◆ **Task objective**
In the data below, find the line that contains "sum 14: cells R1C1, R1C2, R1C3" and the line that contains "sum 5: cells R1C3, R2C3". Copy both, plus every line between them, exactly.

[Saved data entries]
=== Begin Enclosure ===

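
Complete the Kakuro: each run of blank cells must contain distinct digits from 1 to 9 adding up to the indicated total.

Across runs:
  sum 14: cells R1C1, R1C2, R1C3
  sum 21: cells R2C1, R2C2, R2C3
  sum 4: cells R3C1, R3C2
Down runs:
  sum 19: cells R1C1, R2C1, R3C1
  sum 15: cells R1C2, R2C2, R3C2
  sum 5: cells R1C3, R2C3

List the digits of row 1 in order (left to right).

4 in 2 cells must be {1,3}.
Only 4 fits R2C3 under both its across sum 21 and down sum 5.
The 4 across and the 19 down share only 3, so R3C1 = 3.
R3C2 = 4 − 3 = 1 completes the 4 across.
R1C3 = 5 − 4 = 1 completes the 5 down.
R2C1 = 9: the only remaining digit allowed by both the 21 across and the 19 down.
R2C2 = 21 − 13 = 8 completes the 21 across.
R1C1 = 19 − 12 = 7 completes the 19 down.
R1C2 = 14 − 8 = 6 completes the 14 across.

7, 6, 1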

=== End Enclosure ===

◆ **Reply**
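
  sum 14: cells R1C1, R1C2, R1C3
  sum 21: cells R2C1, R2C2, R2C3
  sum 4: cells R3C1, R3C2
Down runs:
  sum 19: cells R1C1, R2C1, R3C1
  sum 15: cells R1C2, R2C2, R3C2
  sum 5: cells R1C3, R2C3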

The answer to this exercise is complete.